_DIRECTIONS_
Reproduce exactly the lines from the line containing "What is $-3455" through the last line of the listing, and no others.

_PROVIDED DATA_
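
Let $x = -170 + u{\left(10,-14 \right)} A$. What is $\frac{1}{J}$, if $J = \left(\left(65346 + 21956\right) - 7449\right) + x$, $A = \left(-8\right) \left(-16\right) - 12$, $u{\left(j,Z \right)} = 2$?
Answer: $\frac{1}{79915} \approx 1.2513 \cdot 10^{-5}$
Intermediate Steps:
$A = 116$ ($A = 128 - 12 = 116$)
$x = 62$ ($x = -170 + 2 \cdot 116 = -170 + 232 = 62$)
$J = 79915$ ($J = \left(\left(65346 + 21956\right) - 7449\right) + 62 = \left(87302 - 7449\right) + 62 = 79853 + 62 = 79915$)
$\frac{1}{J} = \frac{1}{79915}$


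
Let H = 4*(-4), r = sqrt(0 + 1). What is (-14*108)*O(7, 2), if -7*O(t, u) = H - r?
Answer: -3672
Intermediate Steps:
r = 1 (r = sqrt(1) = 1)
H = -16
O(t, u) = 17/7 (O(t, u) = -(-16 - 1*1)/7 = -(-16 - 1)/7 = -1/7*(-17) = 17/7)
(-14*108)*O(7, 2) = -14*108*(17/7) = -1512*17/7 = -3672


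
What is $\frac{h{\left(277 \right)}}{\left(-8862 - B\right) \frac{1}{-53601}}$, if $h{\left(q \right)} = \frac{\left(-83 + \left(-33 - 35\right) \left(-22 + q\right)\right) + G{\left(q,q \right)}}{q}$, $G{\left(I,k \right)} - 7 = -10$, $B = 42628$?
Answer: $- \frac{467025513}{7131365} \approx -65.489$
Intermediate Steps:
$G{\left(I,k \right)} = -3$ ($G{\left(I,k \right)} = 7 - 10 = -3$)
$h{\left(q \right)} = \frac{1410 - 68 q}{q}$ ($h{\left(q \right)} = \frac{\left(-83 + \left(-33 - 35\right) \left(-22 + q\right)\right) - 3}{q} = \frac{\left(-83 - 68 \left(-22 + q\right)\right) - 3}{q} = \frac{\left(-83 - \left(-1496 + 68 q\right)\right) - 3}{q} = \frac{\left(1413 - 68 q\right) - 3}{q} = \frac{1410 - 68 q}{q}$)
$\frac{h{\left(277 \right)}}{\left(-8862 - B\right) \frac{1}{-53601}} = \frac{-68 + \frac{1410}{277}}{\left(-8862 - 42628\right) \frac{1}{-53601}} = \frac{-68 + 1410 \cdot \frac{1}{277}}{\left(-8862 - 42628\right) \left(- \frac{1}{53601}\right)} = \frac{-68 + \frac{1410}{277}}{\left(-51490\right) \left(- \frac{1}{53601}\right)} = - \frac{17426}{277 \cdot \frac{51490}{53601}} = \left(- \frac{17426}{277}\right) \frac{53601}{51490} = - \frac{467025513}{7131365}$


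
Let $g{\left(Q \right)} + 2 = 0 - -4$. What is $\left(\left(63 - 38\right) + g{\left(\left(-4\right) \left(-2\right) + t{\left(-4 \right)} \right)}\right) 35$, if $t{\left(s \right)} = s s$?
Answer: $945$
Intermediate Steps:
$t{\left(s \right)} = s^{2}$
$g{\left(Q \right)} = 2$ ($g{\left(Q \right)} = -2 + \left(0 - -4\right) = -2 + \left(0 + 4\right) = -2 + 4 = 2$)
$\left(\left(63 - 38\right) + g{\left(\left(-4\right) \left(-2\right) + t{\left(-4 \right)} \right)}\right) 35 = \left(\left(63 - 38\right) + 2\right) 35 = \left(25 + 2\right) 35 = 27 \cdot 35 = 945$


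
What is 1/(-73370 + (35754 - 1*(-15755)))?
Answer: -1/21861 ≈ -4.5744e-5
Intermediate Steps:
1/(-73370 + (35754 - 1*(-15755))) = 1/(-73370 + (35754 + 15755)) = 1/(-73370 + 51509) = 1/(-21861) = -1/21861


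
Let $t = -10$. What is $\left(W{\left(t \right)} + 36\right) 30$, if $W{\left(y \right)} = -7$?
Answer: $870$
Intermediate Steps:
$\left(W{\left(t \right)} + 36\right) 30 = \left(-7 + 36\right) 30 = 29 \cdot 30 = 870$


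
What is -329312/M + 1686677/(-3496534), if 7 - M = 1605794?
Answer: -1556993395191/5614688842258 ≈ -0.27731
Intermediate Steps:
M = -1605787 (M = 7 - 1*1605794 = 7 - 1605794 = -1605787)
-329312/M + 1686677/(-3496534) = -329312/(-1605787) + 1686677/(-3496534) = -329312*(-1/1605787) + 1686677*(-1/3496534) = 329312/1605787 - 1686677/3496534 = -1556993395191/5614688842258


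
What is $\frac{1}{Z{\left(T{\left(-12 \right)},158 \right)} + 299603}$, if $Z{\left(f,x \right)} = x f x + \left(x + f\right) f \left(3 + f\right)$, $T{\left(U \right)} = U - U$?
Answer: $\frac{1}{299603} \approx 3.3378 \cdot 10^{-6}$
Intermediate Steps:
$T{\left(U \right)} = 0$
$Z{\left(f,x \right)} = f x^{2} + f \left(3 + f\right) \left(f + x\right)$ ($Z{\left(f,x \right)} = f x x + \left(f + x\right) f \left(3 + f\right) = f x^{2} + f \left(f + x\right) \left(3 + f\right) = f x^{2} + f \left(3 + f\right) \left(f + x\right)$)
$\frac{1}{Z{\left(T{\left(-12 \right)},158 \right)} + 299603} = \frac{1}{0 \left(0^{2} + 158^{2} + 3 \cdot 0 + 3 \cdot 158 + 0 \cdot 158\right) + 299603} = \frac{1}{0 \left(0 + 24964 + 0 + 474 + 0\right) + 299603} = \frac{1}{0 \cdot 25438 + 299603} = \frac{1}{0 + 299603} = \frac{1}{299603}$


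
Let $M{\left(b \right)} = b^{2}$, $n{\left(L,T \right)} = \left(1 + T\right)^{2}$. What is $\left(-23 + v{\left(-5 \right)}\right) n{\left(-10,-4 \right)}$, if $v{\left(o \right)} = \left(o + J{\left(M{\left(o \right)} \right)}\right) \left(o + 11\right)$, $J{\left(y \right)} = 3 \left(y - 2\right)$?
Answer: $3249$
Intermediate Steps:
$J{\left(y \right)} = -6 + 3 y$ ($J{\left(y \right)} = 3 \left(-2 + y\right) = -6 + 3 y$)
$v{\left(o \right)} = \left(11 + o\right) \left(-6 + o + 3 o^{2}\right)$ ($v{\left(o \right)} = \left(o + \left(-6 + 3 o^{2}\right)\right) \left(o + 11\right) = \left(-6 + o + 3 o^{2}\right) \left(11 + o\right) = \left(11 + o\right) \left(-6 + o + 3 o^{2}\right)$)
$\left(-23 + v{\left(-5 \right)}\right) n{\left(-10,-4 \right)} = \left(-23 + \left(-66 + 3 \left(-5\right)^{3} + 5 \left(-5\right) + 34 \left(-5\right)^{2}\right)\right) \left(1 - 4\right)^{2} = \left(-23 + \left(-66 + 3 \left(-125\right) - 25 + 34 \cdot 25\right)\right) \left(-3\right)^{2} = \left(-23 - -384\right) 9 = \left(-23 + 384\right) 9 = 361 \cdot 9 = 3249$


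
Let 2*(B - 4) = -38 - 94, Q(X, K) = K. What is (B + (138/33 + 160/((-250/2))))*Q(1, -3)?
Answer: 48756/275 ≈ 177.29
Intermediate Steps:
B = -62 (B = 4 + (-38 - 94)/2 = 4 + (1/2)*(-132) = 4 - 66 = -62)
(B + (138/33 + 160/((-250/2))))*Q(1, -3) = (-62 + (138/33 + 160/((-250/2))))*(-3) = (-62 + (138*(1/33) + 160/((-250*1/2))))*(-3) = (-62 + (46/11 + 160/(-125)))*(-3) = (-62 + (46/11 + 160*(-1/125)))*(-3) = (-62 + (46/11 - 32/25))*(-3) = (-62 + 798/275)*(-3) = -16252/275*(-3) = 48756/275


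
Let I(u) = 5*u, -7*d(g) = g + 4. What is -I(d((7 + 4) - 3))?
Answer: 60/7 ≈ 8.5714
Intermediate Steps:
d(g) = -4/7 - g/7 (d(g) = -(g + 4)/7 = -(4 + g)/7 = -4/7 - g/7)
-I(d((7 + 4) - 3)) = -5*(-4/7 - ((7 + 4) - 3)/7) = -5*(-4/7 - (11 - 3)/7) = -5*(-4/7 - ⅐*8) = -5*(-4/7 - 8/7) = -5*(-12)/7 = -1*(-60/7) = 60/7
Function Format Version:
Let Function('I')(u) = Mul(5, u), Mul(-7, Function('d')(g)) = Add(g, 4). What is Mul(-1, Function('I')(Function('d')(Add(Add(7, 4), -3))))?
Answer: Rational(60, 7) ≈ 8.5714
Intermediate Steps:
Function('d')(g) = Add(Rational(-4, 7), Mul(Rational(-1, 7), g)) (Function('d')(g) = Mul(Rational(-1, 7), Add(g, 4)) = Mul(Rational(-1, 7), Add(4, g)) = Add(Rational(-4, 7), Mul(Rational(-1, 7), g)))
Mul(-1, Function('I')(Function('d')(Add(Add(7, 4), -3)))) = Mul(-1, Mul(5, Add(Rational(-4, 7), Mul(Rational(-1, 7), Add(Add(7, 4), -3))))) = Mul(-1, Mul(5, Add(Rational(-4, 7), Mul(Rational(-1, 7), Add(11, -3))))) = Mul(-1, Mul(5, Add(Rational(-4, 7), Mul(Rational(-1, 7), 8)))) = Mul(-1, Mul(5, Add(Rational(-4, 7), Rational(-8, 7)))) = Mul(-1, Mul(5, Rational(-12, 7))) = Mul(-1, Rational(-60, 7)) = Rational(60, 7)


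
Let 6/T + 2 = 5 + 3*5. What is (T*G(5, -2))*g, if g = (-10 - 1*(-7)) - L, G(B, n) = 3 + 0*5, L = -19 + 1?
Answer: 15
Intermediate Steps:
L = -18
G(B, n) = 3 (G(B, n) = 3 + 0 = 3)
T = 1/3 (T = 6/(-2 + (5 + 3*5)) = 6/(-2 + (5 + 15)) = 6/(-2 + 20) = 6/18 = 6*(1/18) = 1/3 ≈ 0.33333)
g = 15 (g = (-10 - 1*(-7)) - 1*(-18) = (-10 + 7) + 18 = -3 + 18 = 15)
(T*G(5, -2))*g = ((1/3)*3)*15 = 1*15 = 15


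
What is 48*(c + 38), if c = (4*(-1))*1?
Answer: 1632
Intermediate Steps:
c = -4 (c = -4*1 = -4)
48*(c + 38) = 48*(-4 + 38) = 48*34 = 1632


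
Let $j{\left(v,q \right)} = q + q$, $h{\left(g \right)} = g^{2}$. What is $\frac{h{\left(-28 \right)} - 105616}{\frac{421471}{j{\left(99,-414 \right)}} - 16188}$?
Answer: $\frac{86800896}{13825135} \approx 6.2785$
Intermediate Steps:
$j{\left(v,q \right)} = 2 q$
$\frac{h{\left(-28 \right)} - 105616}{\frac{421471}{j{\left(99,-414 \right)}} - 16188} = \frac{\left(-28\right)^{2} - 105616}{\frac{421471}{2 \left(-414\right)} - 16188} = \frac{784 - 105616}{\frac{421471}{-828} - 16188} = - \frac{104832}{421471 \left(- \frac{1}{828}\right) - 16188} = - \frac{104832}{- \frac{421471}{828} - 16188} = - \frac{104832}{- \frac{13825135}{828}} = \left(-104832\right) \left(- \frac{828}{13825135}\right) = \frac{86800896}{13825135}$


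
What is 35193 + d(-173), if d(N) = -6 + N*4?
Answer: 34495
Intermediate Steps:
d(N) = -6 + 4*N
35193 + d(-173) = 35193 + (-6 + 4*(-173)) = 35193 + (-6 - 692) = 35193 - 698 = 34495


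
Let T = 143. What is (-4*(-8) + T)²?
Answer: 30625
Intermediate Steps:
(-4*(-8) + T)² = (-4*(-8) + 143)² = (32 + 143)² = 175² = 30625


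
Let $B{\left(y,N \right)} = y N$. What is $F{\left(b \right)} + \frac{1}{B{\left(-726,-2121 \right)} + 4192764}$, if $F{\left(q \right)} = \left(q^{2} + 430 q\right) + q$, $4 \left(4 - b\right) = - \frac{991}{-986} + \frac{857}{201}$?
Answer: $\frac{698601478792127178691}{600436485033428160} \approx 1163.5$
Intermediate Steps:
$B{\left(y,N \right)} = N y$
$b = \frac{2126783}{792744}$ ($b = 4 - \frac{- \frac{991}{-986} + \frac{857}{201}}{4} = 4 - \frac{\left(-991\right) \left(- \frac{1}{986}\right) + 857 \cdot \frac{1}{201}}{4} = 4 - \frac{\frac{991}{986} + \frac{857}{201}}{4} = 4 - \frac{1044193}{792744} = \frac{2126783}{792744} \approx 2.6828$)
$F{\left(q \right)} = q^{2} + 431 q$
$F{\left(b \right)} + \frac{1}{B{\left(-726,-2121 \right)} + 4192764} = \frac{2126783 \left(431 + \frac{2126783}{792744}\right)}{792744} + \frac{1}{\left(-2121\right) \left(-726\right) + 4192764} = \frac{2126783}{792744} \cdot \frac{343799447}{792744} + \frac{1}{1539846 + 4192764} = \frac{731186819289001}{628443049536} + \frac{1}{5732610} = \frac{698601478792127178691}{600436485033428160}$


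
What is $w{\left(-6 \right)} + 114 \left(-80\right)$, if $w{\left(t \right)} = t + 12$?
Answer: $-9114$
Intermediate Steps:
$w{\left(t \right)} = 12 + t$
$w{\left(-6 \right)} + 114 \left(-80\right) = \left(12 - 6\right) + 114 \left(-80\right) = 6 - 9120 = -9114$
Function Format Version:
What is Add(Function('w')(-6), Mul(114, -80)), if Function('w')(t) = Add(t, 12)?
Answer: -9114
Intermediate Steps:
Function('w')(t) = Add(12, t)
Add(Function('w')(-6), Mul(114, -80)) = Add(Add(12, -6), Mul(114, -80)) = Add(6, -9120) = -9114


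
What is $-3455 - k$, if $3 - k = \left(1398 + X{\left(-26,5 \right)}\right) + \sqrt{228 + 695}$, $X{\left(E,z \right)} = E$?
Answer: $-2086 + \sqrt{923} \approx -2055.6$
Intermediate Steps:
$k = -1369 - \sqrt{923}$ ($k = 3 - \left(\left(1398 - 26\right) + \sqrt{228 + 695}\right) = 3 - \left(1372 + \sqrt{923}\right) = -1369 - \sqrt{923} \approx -1399.4$)
$-3455 - k = -3455 - \left(-1369 - \sqrt{923}\right) = -3455 + \left(1369 + \sqrt{923}\right) = -2086 + \sqrt{923}$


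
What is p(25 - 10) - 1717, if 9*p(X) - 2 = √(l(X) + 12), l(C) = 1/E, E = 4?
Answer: -30895/18 ≈ -1716.4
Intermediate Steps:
l(C) = ¼ (l(C) = 1/4 = ¼)
p(X) = 11/18 (p(X) = 2/9 + √(¼ + 12)/9 = 2/9 + √(49/4)/9 = 2/9 + (⅑)*(7/2) = 2/9 + 7/18 = 11/18)
p(25 - 10) - 1717 = 11/18 - 1717 = -30895/18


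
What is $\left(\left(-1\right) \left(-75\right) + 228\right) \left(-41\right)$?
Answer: $-12423$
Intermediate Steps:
$\left(\left(-1\right) \left(-75\right) + 228\right) \left(-41\right) = \left(75 + 228\right) \left(-41\right) = 303 \left(-41\right) = -12423$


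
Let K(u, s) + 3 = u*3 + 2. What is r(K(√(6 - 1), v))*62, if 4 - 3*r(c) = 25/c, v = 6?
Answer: 4681/66 - 775*√5/22 ≈ -7.8463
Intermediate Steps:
K(u, s) = -1 + 3*u (K(u, s) = -3 + (u*3 + 2) = -3 + (3*u + 2) = -3 + (2 + 3*u) = -1 + 3*u)
r(c) = 4/3 - 25/(3*c)
r(K(√(6 - 1), v))*62 = ((-25 + 4*(-1 + 3*√(6 - 1)))/(3*(-1 + 3*√(6 - 1))))*62 = ((-25 + 4*(-1 + 3*√5))/(3*(-1 + 3*√5)))*62 = ((-25 + (-4 + 12*√5))/(3*(-1 + 3*√5)))*62 = ((-29 + 12*√5)/(3*(-1 + 3*√5)))*62 = 62*(-29 + 12*√5)/(3*(-1 + 3*√5))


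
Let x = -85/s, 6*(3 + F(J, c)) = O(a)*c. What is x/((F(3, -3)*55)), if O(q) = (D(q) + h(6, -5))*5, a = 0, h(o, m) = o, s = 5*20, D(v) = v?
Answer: 17/19800 ≈ 0.00085859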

_RESPONSE AREA_
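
What is $-3455 - k$, if $3 - k = \left(1398 + X{\left(-26,5 \right)}\right) + \sqrt{228 + 695}$, $X{\left(E,z \right)} = E$?
Answer: $-2086 + \sqrt{923} \approx -2055.6$
Intermediate Steps:
$k = -1369 - \sqrt{923}$ ($k = 3 - \left(\left(1398 - 26\right) + \sqrt{228 + 695}\right) = 3 - \left(1372 + \sqrt{923}\right) = -1369 - \sqrt{923} \approx -1399.4$)
$-3455 - k = -3455 - \left(-1369 - \sqrt{923}\right) = -3455 + \left(1369 + \sqrt{923}\right) = -2086 + \sqrt{923}$


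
What is p(25 - 10) - 1717, if 9*p(X) - 2 = √(l(X) + 12), l(C) = 1/E, E = 4?
Answer: -30895/18 ≈ -1716.4
Intermediate Steps:
l(C) = ¼ (l(C) = 1/4 = ¼)
p(X) = 11/18 (p(X) = 2/9 + √(¼ + 12)/9 = 2/9 + √(49/4)/9 = 2/9 + (⅑)*(7/2) = 2/9 + 7/18 = 11/18)
p(25 - 10) - 1717 = 11/18 - 1717 = -30895/18


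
What is $\left(\left(-1\right) \left(-75\right) + 228\right) \left(-41\right)$?
Answer: $-12423$
Intermediate Steps:
$\left(\left(-1\right) \left(-75\right) + 228\right) \left(-41\right) = \left(75 + 228\right) \left(-41\right) = 303 \left(-41\right) = -12423$


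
Let K(u, s) + 3 = u*3 + 2. What is r(K(√(6 - 1), v))*62, if 4 - 3*r(c) = 25/c, v = 6?
Answer: 4681/66 - 775*√5/22 ≈ -7.8463
Intermediate Steps:
K(u, s) = -1 + 3*u (K(u, s) = -3 + (u*3 + 2) = -3 + (3*u + 2) = -3 + (2 + 3*u) = -1 + 3*u)
r(c) = 4/3 - 25/(3*c)
r(K(√(6 - 1), v))*62 = ((-25 + 4*(-1 + 3*√(6 - 1)))/(3*(-1 + 3*√(6 - 1))))*62 = ((-25 + 4*(-1 + 3*√5))/(3*(-1 + 3*√5)))*62 = ((-25 + (-4 + 12*√5))/(3*(-1 + 3*√5)))*62 = ((-29 + 12*√5)/(3*(-1 + 3*√5)))*62 = 62*(-29 + 12*√5)/(3*(-1 + 3*√5))


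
Let x = -85/s, 6*(3 + F(J, c)) = O(a)*c. What is x/((F(3, -3)*55)), if O(q) = (D(q) + h(6, -5))*5, a = 0, h(o, m) = o, s = 5*20, D(v) = v?
Answer: 17/19800 ≈ 0.00085859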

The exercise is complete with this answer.